Task instructions.
Reproduce the full listing that follows, matching it exactly.
━━━━━━━━━━━━━━━━━━━━━━━━━━━━━━
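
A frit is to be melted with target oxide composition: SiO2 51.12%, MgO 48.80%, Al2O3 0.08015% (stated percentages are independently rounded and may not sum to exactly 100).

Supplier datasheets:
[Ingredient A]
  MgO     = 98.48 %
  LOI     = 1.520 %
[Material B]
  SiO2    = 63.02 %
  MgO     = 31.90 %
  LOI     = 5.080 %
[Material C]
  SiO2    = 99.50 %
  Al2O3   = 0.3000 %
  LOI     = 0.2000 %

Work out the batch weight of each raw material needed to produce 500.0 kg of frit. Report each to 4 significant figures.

Batch per 500.0 kg frit:
  Ingredient A: 184.7 kg
  Material B: 194.7 kg
  Material C: 133.6 kg
Total batch = 513.0 kg; LOI loss = 12.97 kg; yield = 97.47%

Full precision is kept throughout; mid-chain values are shown rounded off to 4 significant digits in the working. Each reported number takes a single rounding. Derived quantities, which include the totals, LOI, glass mass, three oxide percentages, yield, are recomputed at full float precision, exactly as printed in the problem or answer text, from the weighed amounts per 500.0 kg of glass.
Target oxide masses per 500.0 kg frit:
  SiO2: 51.12% × 500.0 = 255.6 kg
  MgO: 48.80% × 500.0 = 244.0 kg
  Al2O3: 0.08015% × 500.0 = 0.4008 kg
Mass-balance tally per oxide with the batch weights as given, per the basis as stated (every target is met by its sum inside rounding margins):
  SiO2: 194.7·0.6302 + 133.6·0.9950 = 255.6 kg (target 255.6 kg)
  MgO: 184.7·0.9848 + 194.7·0.3190 = 244.0 kg (target 244.0 kg)
  Al2O3: 133.6·0.003000 = 0.4008 kg (target 0.4008 kg)
Consistency of the glass mass: total batch − LOI = 500.0 kg (per-oxide target masses sum to 500.0 kg; versus the stated basis of 500.0 kg — any gap is answer rounding).
Batch total: Σ batch = 513.0 kg; Σ batch·LOI gives LOI loss = 12.97 kg; the yield ratio, glass ÷ batch: 97.47%.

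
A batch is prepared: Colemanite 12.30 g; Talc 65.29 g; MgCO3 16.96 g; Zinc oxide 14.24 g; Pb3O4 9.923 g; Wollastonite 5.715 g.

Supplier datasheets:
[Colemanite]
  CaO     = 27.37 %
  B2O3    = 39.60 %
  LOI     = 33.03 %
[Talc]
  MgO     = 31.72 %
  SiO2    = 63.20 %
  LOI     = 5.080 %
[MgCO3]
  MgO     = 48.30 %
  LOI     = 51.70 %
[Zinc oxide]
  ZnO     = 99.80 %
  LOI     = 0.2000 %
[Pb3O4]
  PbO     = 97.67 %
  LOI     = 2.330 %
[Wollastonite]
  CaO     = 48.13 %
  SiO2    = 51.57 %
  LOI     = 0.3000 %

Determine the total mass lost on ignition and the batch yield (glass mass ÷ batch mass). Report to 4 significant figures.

Working values are rounded to 4 significant figures when quoted — every computation maintains full float precision throughout — every reported figure undergoes a single rounding; the derived quantities are computed from the batch weights for 108.0 g of glass at full float precision (the six compositions, glass mass, LOI, totals, yield), as they appear in either problem or answer.
Ignition loss by material:
  Colemanite: 12.30 × 0.3303 = 4.063 g
  Talc: 65.29 × 0.05080 = 3.317 g
  MgCO3: 16.96 × 0.5170 = 8.768 g
  Zinc oxide: 14.24 × 0.002000 = 0.02848 g
  Pb3O4: 9.923 × 0.02330 = 0.2312 g
  Wollastonite: 5.715 × 0.003000 = 0.01715 g
Total LOI = 16.42 g
Glass = batch − LOI = 124.4 − 16.42 = 108.0 g

LOI loss = 16.42 g; glass = 108.0 g; yield = 86.80%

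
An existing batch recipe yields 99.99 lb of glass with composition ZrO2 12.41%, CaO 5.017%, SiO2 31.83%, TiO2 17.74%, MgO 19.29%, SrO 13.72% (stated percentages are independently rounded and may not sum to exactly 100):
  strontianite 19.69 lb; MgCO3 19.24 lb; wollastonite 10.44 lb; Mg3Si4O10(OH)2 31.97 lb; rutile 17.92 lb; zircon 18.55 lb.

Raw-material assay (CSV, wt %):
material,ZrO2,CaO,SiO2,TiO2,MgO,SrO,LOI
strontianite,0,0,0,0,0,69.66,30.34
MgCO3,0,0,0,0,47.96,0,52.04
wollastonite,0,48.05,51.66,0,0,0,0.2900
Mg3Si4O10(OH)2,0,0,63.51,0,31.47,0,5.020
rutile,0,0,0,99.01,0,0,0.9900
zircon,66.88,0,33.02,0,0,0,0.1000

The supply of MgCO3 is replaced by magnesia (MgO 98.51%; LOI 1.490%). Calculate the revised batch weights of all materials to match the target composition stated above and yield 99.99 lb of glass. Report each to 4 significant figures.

The intermediate values are displayed rounded to 4 significant figures when written out — every computation carries full precision throughout — every reported figure is rounded once only — the derived quantities are rebuilt in full precision (the six compositions, ignition loss, totals, glass mass, the yield) using the weight values on 99.99 lb of glass, as quoted within the problem or the answer.
Target oxide masses per 99.99 lb glass:
  ZrO2: 12.41% × 99.99 = 12.41 lb
  CaO: 5.017% × 99.99 = 5.016 lb
  SiO2: 31.83% × 99.99 = 31.83 lb
  TiO2: 17.74% × 99.99 = 17.74 lb
  MgO: 19.29% × 99.99 = 19.29 lb
  SrO: 13.72% × 99.99 = 13.72 lb
Verifying the oxide balance from the weights as reported, for the quoted basis mass (every target is met by its sum within answer rounding):
  ZrO2: 18.55·0.6688 = 12.41 lb (target 12.41 lb)
  CaO: 10.44·0.4805 = 5.016 lb (target 5.016 lb)
  SiO2: 10.44·0.5166 + 31.97·0.6351 + 18.55·0.3302 = 31.82 lb (target 31.83 lb)
  TiO2: 17.92·0.9901 = 17.74 lb (target 17.74 lb)
  MgO: 9.365·0.9851 + 31.97·0.3147 = 19.29 lb (target 19.29 lb)
  SrO: 19.69·0.6966 = 13.72 lb (target 13.72 lb)
Glass-mass bookkeeping: batch Σ − ignition loss = 99.99 lb (targets for the oxides total 100.0 lb; with the basis standing at 99.99 lb — a pure rounding effect).
Adding the batch up: Σ batch = 107.9 lb; loss to ignition Σ batch·LOI = 7.945 lb; yield, glass over the total, = 92.64%.

Revised batch per 99.99 lb glass:
  strontianite: 19.69 lb
  magnesia: 9.365 lb
  wollastonite: 10.44 lb
  Mg3Si4O10(OH)2: 31.97 lb
  rutile: 17.92 lb
  zircon: 18.55 lb
Total batch = 107.9 lb; LOI loss = 7.945 lb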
━━━━━━━━━━━━━━━━━━━━━━━━━━━━━━
Solution for this problem.
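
A frit is to be melted with target oxide composition: SiO2 51.12%, MgO 48.80%, Al2O3 0.08015% (stated percentages are independently rounded and may not sum to exactly 100).

Supplier datasheets:
[Ingredient A]
  MgO     = 98.48 %
  LOI     = 1.520 %
[Material B]
  SiO2    = 63.02 %
  MgO     = 31.90 %
  LOI     = 5.080 %
[Material C]
  SiO2    = 99.50 %
  Al2O3   = 0.3000 %
  LOI     = 0.2000 %

Work out the batch weight of each raw material needed to produce 500.0 kg of frit. Report each to 4 significant figures.

Batch per 500.0 kg frit:
  Ingredient A: 184.7 kg
  Material B: 194.7 kg
  Material C: 133.6 kg
Total batch = 513.0 kg; LOI loss = 12.97 kg; yield = 97.47%

Full precision is kept throughout; mid-chain values are shown rounded off to 4 significant digits in the working. Each reported number takes a single rounding. Derived quantities, which include the totals, LOI, glass mass, three oxide percentages, yield, are recomputed at full float precision, exactly as printed in the problem or answer text, from the weighed amounts per 500.0 kg of glass.
Target oxide masses per 500.0 kg frit:
  SiO2: 51.12% × 500.0 = 255.6 kg
  MgO: 48.80% × 500.0 = 244.0 kg
  Al2O3: 0.08015% × 500.0 = 0.4008 kg
Mass-balance tally per oxide with the batch weights as given, per the basis as stated (every target is met by its sum inside rounding margins):
  SiO2: 194.7·0.6302 + 133.6·0.9950 = 255.6 kg (target 255.6 kg)
  MgO: 184.7·0.9848 + 194.7·0.3190 = 244.0 kg (target 244.0 kg)
  Al2O3: 133.6·0.003000 = 0.4008 kg (target 0.4008 kg)
Consistency of the glass mass: total batch − LOI = 500.0 kg (per-oxide target masses sum to 500.0 kg; versus the stated basis of 500.0 kg — any gap is answer rounding).
Batch total: Σ batch = 513.0 kg; Σ batch·LOI gives LOI loss = 12.97 kg; the yield ratio, glass ÷ batch: 97.47%.

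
A batch is prepared: Colemanite 12.30 g; Talc 65.29 g; MgCO3 16.96 g; Zinc oxide 14.24 g; Pb3O4 9.923 g; Wollastonite 5.715 g.

Supplier datasheets:
[Colemanite]
  CaO     = 27.37 %
  B2O3    = 39.60 %
  LOI     = 33.03 %
[Talc]
  MgO     = 31.72 %
  SiO2    = 63.20 %
  LOI     = 5.080 %
[MgCO3]
  MgO     = 48.30 %
  LOI     = 51.70 %
[Zinc oxide]
  ZnO     = 99.80 %
  LOI     = 0.2000 %
[Pb3O4]
  PbO     = 97.67 %
  LOI     = 2.330 %
[Wollastonite]
  CaO     = 48.13 %
  SiO2    = 51.57 %
  LOI     = 0.3000 %

Determine the total mass lost on ignition and the batch yield (glass mass ÷ batch mass). Report to 4 significant figures.

Working values are rounded to 4 significant figures when quoted — every computation maintains full float precision throughout — every reported figure undergoes a single rounding; the derived quantities are computed from the batch weights for 108.0 g of glass at full float precision (the six compositions, glass mass, LOI, totals, yield), as they appear in either problem or answer.
Ignition loss by material:
  Colemanite: 12.30 × 0.3303 = 4.063 g
  Talc: 65.29 × 0.05080 = 3.317 g
  MgCO3: 16.96 × 0.5170 = 8.768 g
  Zinc oxide: 14.24 × 0.002000 = 0.02848 g
  Pb3O4: 9.923 × 0.02330 = 0.2312 g
  Wollastonite: 5.715 × 0.003000 = 0.01715 g
Total LOI = 16.42 g
Glass = batch − LOI = 124.4 − 16.42 = 108.0 g

LOI loss = 16.42 g; glass = 108.0 g; yield = 86.80%

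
An existing batch recipe yields 99.99 lb of glass with composition ZrO2 12.41%, CaO 5.017%, SiO2 31.83%, TiO2 17.74%, MgO 19.29%, SrO 13.72% (stated percentages are independently rounded and may not sum to exactly 100):
  strontianite 19.69 lb; MgCO3 19.24 lb; wollastonite 10.44 lb; Mg3Si4O10(OH)2 31.97 lb; rutile 17.92 lb; zircon 18.55 lb.

Raw-material assay (CSV, wt %):
material,ZrO2,CaO,SiO2,TiO2,MgO,SrO,LOI
strontianite,0,0,0,0,0,69.66,30.34
MgCO3,0,0,0,0,47.96,0,52.04
wollastonite,0,48.05,51.66,0,0,0,0.2900
Mg3Si4O10(OH)2,0,0,63.51,0,31.47,0,5.020
rutile,0,0,0,99.01,0,0,0.9900
zircon,66.88,0,33.02,0,0,0,0.1000

The supply of MgCO3 is replaced by magnesia (MgO 98.51%; LOI 1.490%). Calculate the revised batch weights of all materials to match the target composition stated above and yield 99.99 lb of glass. Report each to 4 significant figures.

The intermediate values are displayed rounded to 4 significant figures when written out — every computation carries full precision throughout — every reported figure is rounded once only — the derived quantities are rebuilt in full precision (the six compositions, ignition loss, totals, glass mass, the yield) using the weight values on 99.99 lb of glass, as quoted within the problem or the answer.
Target oxide masses per 99.99 lb glass:
  ZrO2: 12.41% × 99.99 = 12.41 lb
  CaO: 5.017% × 99.99 = 5.016 lb
  SiO2: 31.83% × 99.99 = 31.83 lb
  TiO2: 17.74% × 99.99 = 17.74 lb
  MgO: 19.29% × 99.99 = 19.29 lb
  SrO: 13.72% × 99.99 = 13.72 lb
Verifying the oxide balance from the weights as reported, for the quoted basis mass (every target is met by its sum within answer rounding):
  ZrO2: 18.55·0.6688 = 12.41 lb (target 12.41 lb)
  CaO: 10.44·0.4805 = 5.016 lb (target 5.016 lb)
  SiO2: 10.44·0.5166 + 31.97·0.6351 + 18.55·0.3302 = 31.82 lb (target 31.83 lb)
  TiO2: 17.92·0.9901 = 17.74 lb (target 17.74 lb)
  MgO: 9.365·0.9851 + 31.97·0.3147 = 19.29 lb (target 19.29 lb)
  SrO: 19.69·0.6966 = 13.72 lb (target 13.72 lb)
Glass-mass bookkeeping: batch Σ − ignition loss = 99.99 lb (targets for the oxides total 100.0 lb; with the basis standing at 99.99 lb — a pure rounding effect).
Adding the batch up: Σ batch = 107.9 lb; loss to ignition Σ batch·LOI = 7.945 lb; yield, glass over the total, = 92.64%.

Revised batch per 99.99 lb glass:
  strontianite: 19.69 lb
  magnesia: 9.365 lb
  wollastonite: 10.44 lb
  Mg3Si4O10(OH)2: 31.97 lb
  rutile: 17.92 lb
  zircon: 18.55 lb
Total batch = 107.9 lb; LOI loss = 7.945 lb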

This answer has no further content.